> **Required work**
Repeat, without any change, the entries presented below.

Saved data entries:

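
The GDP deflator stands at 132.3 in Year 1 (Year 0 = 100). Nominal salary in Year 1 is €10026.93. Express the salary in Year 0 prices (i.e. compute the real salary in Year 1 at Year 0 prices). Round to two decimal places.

7578.93

Real = Nominal ÷ (Index/100) = 10026.93 ÷ (132.3/100)
     = 10026.93 ÷ 1.323 = 7578.9342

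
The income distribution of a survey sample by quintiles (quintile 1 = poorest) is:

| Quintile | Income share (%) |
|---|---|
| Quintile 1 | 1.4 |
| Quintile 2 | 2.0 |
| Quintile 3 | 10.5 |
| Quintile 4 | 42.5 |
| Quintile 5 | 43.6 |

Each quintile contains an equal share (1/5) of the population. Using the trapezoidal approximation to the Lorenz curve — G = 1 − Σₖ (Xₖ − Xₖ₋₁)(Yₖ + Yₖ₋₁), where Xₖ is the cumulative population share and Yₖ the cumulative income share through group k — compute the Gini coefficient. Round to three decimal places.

Cumulative income shares Yₖ: 0.0140, 0.0340, 0.1390, 0.5640, 1.0000
Σ (Xₖ−Xₖ₋₁)(Yₖ+Yₖ₋₁) = (1/5)(0.0140+0.0000) + (1/5)(0.0340+0.0140) + (1/5)(0.1390+0.0340) + (1/5)(0.5640+0.1390) + (1/5)(1.0000+0.5640)
  = 0.0028 + 0.0096 + 0.0346 + 0.1406 + 0.3128 = 0.5004
G = 1 − 0.5004 = 0.4996

0.500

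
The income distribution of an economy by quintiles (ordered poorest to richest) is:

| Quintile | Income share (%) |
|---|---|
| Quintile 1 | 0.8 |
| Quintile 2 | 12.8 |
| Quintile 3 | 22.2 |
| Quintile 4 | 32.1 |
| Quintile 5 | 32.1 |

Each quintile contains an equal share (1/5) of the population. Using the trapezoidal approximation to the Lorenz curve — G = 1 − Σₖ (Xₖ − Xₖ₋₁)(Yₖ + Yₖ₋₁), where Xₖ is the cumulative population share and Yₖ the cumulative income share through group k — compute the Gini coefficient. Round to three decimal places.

0.328

Cumulative income shares Yₖ: 0.0080, 0.1360, 0.3580, 0.6790, 1.0000
Σ (Xₖ−Xₖ₋₁)(Yₖ+Yₖ₋₁) = (1/5)(0.0080+0.0000) + (1/5)(0.1360+0.0080) + (1/5)(0.3580+0.1360) + (1/5)(0.6790+0.3580) + (1/5)(1.0000+0.6790)
  = 0.0016 + 0.0288 + 0.0988 + 0.2074 + 0.3358 = 0.6724
G = 1 − 0.6724 = 0.3276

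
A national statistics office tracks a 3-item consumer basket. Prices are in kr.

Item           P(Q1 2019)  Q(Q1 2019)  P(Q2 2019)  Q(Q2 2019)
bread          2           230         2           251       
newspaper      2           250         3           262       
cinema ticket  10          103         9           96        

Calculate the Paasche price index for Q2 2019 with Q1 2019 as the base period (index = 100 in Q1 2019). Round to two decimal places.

Paasche price index uses current-period quantities as weights.
ΣP(Q2 2019)·Q(Q2 2019) = 2×251 + 3×262 + 9×96 = 502 + 786 + 864 = 2152
ΣP(Q1 2019)·Q(Q2 2019) = 2×251 + 2×262 + 10×96 = 502 + 524 + 960 = 1986
Index = 2152 / 1986 × 100 = 108.3585

108.36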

> **Response to this exercise**
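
The GDP deflator stands at 132.3 in Year 1 (Year 0 = 100). Nominal salary in Year 1 is €10026.93. Express the salary in Year 0 prices (i.e. compute the real salary in Year 1 at Year 0 prices). Round to two decimal places.

7578.93

Real = Nominal ÷ (Index/100) = 10026.93 ÷ (132.3/100)
     = 10026.93 ÷ 1.323 = 7578.9342

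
The income distribution of a survey sample by quintiles (quintile 1 = poorest) is:

| Quintile | Income share (%) |
|---|---|
| Quintile 1 | 1.4 |
| Quintile 2 | 2.0 |
| Quintile 3 | 10.5 |
| Quintile 4 | 42.5 |
| Quintile 5 | 43.6 |

Each quintile contains an equal share (1/5) of the population. Using the trapezoidal approximation to the Lorenz curve — G = 1 − Σₖ (Xₖ − Xₖ₋₁)(Yₖ + Yₖ₋₁), where Xₖ is the cumulative population share and Yₖ the cumulative income share through group k — compute the Gini coefficient. Round to three decimal places.

Cumulative income shares Yₖ: 0.0140, 0.0340, 0.1390, 0.5640, 1.0000
Σ (Xₖ−Xₖ₋₁)(Yₖ+Yₖ₋₁) = (1/5)(0.0140+0.0000) + (1/5)(0.0340+0.0140) + (1/5)(0.1390+0.0340) + (1/5)(0.5640+0.1390) + (1/5)(1.0000+0.5640)
  = 0.0028 + 0.0096 + 0.0346 + 0.1406 + 0.3128 = 0.5004
G = 1 − 0.5004 = 0.4996

0.500

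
The income distribution of an economy by quintiles (ordered poorest to richest) is:

| Quintile | Income share (%) |
|---|---|
| Quintile 1 | 0.8 |
| Quintile 2 | 12.8 |
| Quintile 3 | 22.2 |
| Quintile 4 | 32.1 |
| Quintile 5 | 32.1 |

Each quintile contains an equal share (1/5) of the population. Using the trapezoidal approximation to the Lorenz curve — G = 1 − Σₖ (Xₖ − Xₖ₋₁)(Yₖ + Yₖ₋₁), where Xₖ is the cumulative population share and Yₖ the cumulative income share through group k — compute the Gini coefficient. Round to three decimal places.

0.328

Cumulative income shares Yₖ: 0.0080, 0.1360, 0.3580, 0.6790, 1.0000
Σ (Xₖ−Xₖ₋₁)(Yₖ+Yₖ₋₁) = (1/5)(0.0080+0.0000) + (1/5)(0.1360+0.0080) + (1/5)(0.3580+0.1360) + (1/5)(0.6790+0.3580) + (1/5)(1.0000+0.6790)
  = 0.0016 + 0.0288 + 0.0988 + 0.2074 + 0.3358 = 0.6724
G = 1 − 0.6724 = 0.3276

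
A national statistics office tracks a 3-item consumer basket. Prices are in kr.

Item           P(Q1 2019)  Q(Q1 2019)  P(Q2 2019)  Q(Q2 2019)
bread          2           230         2           251       
newspaper      2           250         3           262       
cinema ticket  10          103         9           96        

Calculate the Paasche price index for Q2 2019 with Q1 2019 as the base period (index = 100 in Q1 2019). Round to two decimal places.

Paasche price index uses current-period quantities as weights.
ΣP(Q2 2019)·Q(Q2 2019) = 2×251 + 3×262 + 9×96 = 502 + 786 + 864 = 2152
ΣP(Q1 2019)·Q(Q2 2019) = 2×251 + 2×262 + 10×96 = 502 + 524 + 960 = 1986
Index = 2152 / 1986 × 100 = 108.3585

108.36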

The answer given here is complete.